- **TASK DIRECTIONS**: Print out the full listing below, word for word.

- **MATERIAL SUPPLIED**:
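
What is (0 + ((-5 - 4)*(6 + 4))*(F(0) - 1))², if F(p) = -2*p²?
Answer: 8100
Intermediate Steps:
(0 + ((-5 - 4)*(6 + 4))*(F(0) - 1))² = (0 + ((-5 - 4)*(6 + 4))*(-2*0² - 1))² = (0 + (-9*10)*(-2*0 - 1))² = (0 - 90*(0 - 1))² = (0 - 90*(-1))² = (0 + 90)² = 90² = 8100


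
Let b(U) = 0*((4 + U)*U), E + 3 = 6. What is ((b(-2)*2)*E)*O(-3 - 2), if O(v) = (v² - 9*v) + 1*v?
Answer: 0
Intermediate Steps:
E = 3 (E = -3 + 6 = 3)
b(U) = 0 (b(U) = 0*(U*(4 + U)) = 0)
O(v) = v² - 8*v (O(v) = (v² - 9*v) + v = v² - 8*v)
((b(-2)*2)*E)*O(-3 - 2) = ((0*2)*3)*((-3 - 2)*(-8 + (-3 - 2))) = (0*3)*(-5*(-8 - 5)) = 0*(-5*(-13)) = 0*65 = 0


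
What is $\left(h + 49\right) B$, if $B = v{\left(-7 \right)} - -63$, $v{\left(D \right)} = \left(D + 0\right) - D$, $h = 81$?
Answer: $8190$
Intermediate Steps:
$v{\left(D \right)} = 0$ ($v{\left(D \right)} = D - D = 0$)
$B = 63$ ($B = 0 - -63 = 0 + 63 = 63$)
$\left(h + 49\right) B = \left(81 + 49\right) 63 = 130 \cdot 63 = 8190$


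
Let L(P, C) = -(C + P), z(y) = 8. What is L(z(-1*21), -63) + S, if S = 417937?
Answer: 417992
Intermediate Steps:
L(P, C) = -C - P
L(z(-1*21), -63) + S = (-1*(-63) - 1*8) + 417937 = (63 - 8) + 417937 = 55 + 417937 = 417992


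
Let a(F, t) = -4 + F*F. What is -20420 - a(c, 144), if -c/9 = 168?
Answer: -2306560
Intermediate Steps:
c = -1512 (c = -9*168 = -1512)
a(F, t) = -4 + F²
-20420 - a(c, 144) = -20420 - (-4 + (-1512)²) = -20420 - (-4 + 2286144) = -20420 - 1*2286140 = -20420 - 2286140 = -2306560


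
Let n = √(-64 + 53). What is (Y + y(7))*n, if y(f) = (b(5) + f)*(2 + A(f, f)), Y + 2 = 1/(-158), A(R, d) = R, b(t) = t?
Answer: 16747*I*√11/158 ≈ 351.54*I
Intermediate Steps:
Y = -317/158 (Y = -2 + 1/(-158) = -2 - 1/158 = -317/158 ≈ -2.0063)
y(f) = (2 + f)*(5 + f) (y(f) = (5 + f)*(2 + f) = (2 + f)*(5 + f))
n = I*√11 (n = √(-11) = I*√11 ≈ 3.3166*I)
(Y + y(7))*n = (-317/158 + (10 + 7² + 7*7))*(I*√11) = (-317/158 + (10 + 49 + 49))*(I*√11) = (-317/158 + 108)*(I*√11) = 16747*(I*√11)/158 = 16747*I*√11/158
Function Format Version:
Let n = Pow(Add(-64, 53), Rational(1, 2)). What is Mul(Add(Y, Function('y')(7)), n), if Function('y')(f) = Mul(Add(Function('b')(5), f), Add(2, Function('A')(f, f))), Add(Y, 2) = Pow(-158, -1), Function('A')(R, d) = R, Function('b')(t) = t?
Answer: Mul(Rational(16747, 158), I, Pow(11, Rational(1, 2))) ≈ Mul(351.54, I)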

- **FINAL ANSWER**:
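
What is (0 + ((-5 - 4)*(6 + 4))*(F(0) - 1))², if F(p) = -2*p²?
Answer: 8100
Intermediate Steps:
(0 + ((-5 - 4)*(6 + 4))*(F(0) - 1))² = (0 + ((-5 - 4)*(6 + 4))*(-2*0² - 1))² = (0 + (-9*10)*(-2*0 - 1))² = (0 - 90*(0 - 1))² = (0 - 90*(-1))² = (0 + 90)² = 90² = 8100


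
Let b(U) = 0*((4 + U)*U), E + 3 = 6. What is ((b(-2)*2)*E)*O(-3 - 2), if O(v) = (v² - 9*v) + 1*v?
Answer: 0
Intermediate Steps:
E = 3 (E = -3 + 6 = 3)
b(U) = 0 (b(U) = 0*(U*(4 + U)) = 0)
O(v) = v² - 8*v (O(v) = (v² - 9*v) + v = v² - 8*v)
((b(-2)*2)*E)*O(-3 - 2) = ((0*2)*3)*((-3 - 2)*(-8 + (-3 - 2))) = (0*3)*(-5*(-8 - 5)) = 0*(-5*(-13)) = 0*65 = 0


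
What is $\left(h + 49\right) B$, if $B = v{\left(-7 \right)} - -63$, $v{\left(D \right)} = \left(D + 0\right) - D$, $h = 81$?
Answer: $8190$
Intermediate Steps:
$v{\left(D \right)} = 0$ ($v{\left(D \right)} = D - D = 0$)
$B = 63$ ($B = 0 - -63 = 0 + 63 = 63$)
$\left(h + 49\right) B = \left(81 + 49\right) 63 = 130 \cdot 63 = 8190$


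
Let L(P, C) = -(C + P), z(y) = 8. What is L(z(-1*21), -63) + S, if S = 417937?
Answer: 417992
Intermediate Steps:
L(P, C) = -C - P
L(z(-1*21), -63) + S = (-1*(-63) - 1*8) + 417937 = (63 - 8) + 417937 = 55 + 417937 = 417992


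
Let a(F, t) = -4 + F*F. What is -20420 - a(c, 144), if -c/9 = 168?
Answer: -2306560
Intermediate Steps:
c = -1512 (c = -9*168 = -1512)
a(F, t) = -4 + F²
-20420 - a(c, 144) = -20420 - (-4 + (-1512)²) = -20420 - (-4 + 2286144) = -20420 - 1*2286140 = -20420 - 2286140 = -2306560


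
Let n = √(-64 + 53). What is (Y + y(7))*n, if y(f) = (b(5) + f)*(2 + A(f, f)), Y + 2 = 1/(-158), A(R, d) = R, b(t) = t?
Answer: 16747*I*√11/158 ≈ 351.54*I
Intermediate Steps:
Y = -317/158 (Y = -2 + 1/(-158) = -2 - 1/158 = -317/158 ≈ -2.0063)
y(f) = (2 + f)*(5 + f) (y(f) = (5 + f)*(2 + f) = (2 + f)*(5 + f))
n = I*√11 (n = √(-11) = I*√11 ≈ 3.3166*I)
(Y + y(7))*n = (-317/158 + (10 + 7² + 7*7))*(I*√11) = (-317/158 + (10 + 49 + 49))*(I*√11) = (-317/158 + 108)*(I*√11) = 16747*(I*√11)/158 = 16747*I*√11/158
Function Format Version:
Let n = Pow(Add(-64, 53), Rational(1, 2)). What is Mul(Add(Y, Function('y')(7)), n), if Function('y')(f) = Mul(Add(Function('b')(5), f), Add(2, Function('A')(f, f))), Add(Y, 2) = Pow(-158, -1), Function('A')(R, d) = R, Function('b')(t) = t?
Answer: Mul(Rational(16747, 158), I, Pow(11, Rational(1, 2))) ≈ Mul(351.54, I)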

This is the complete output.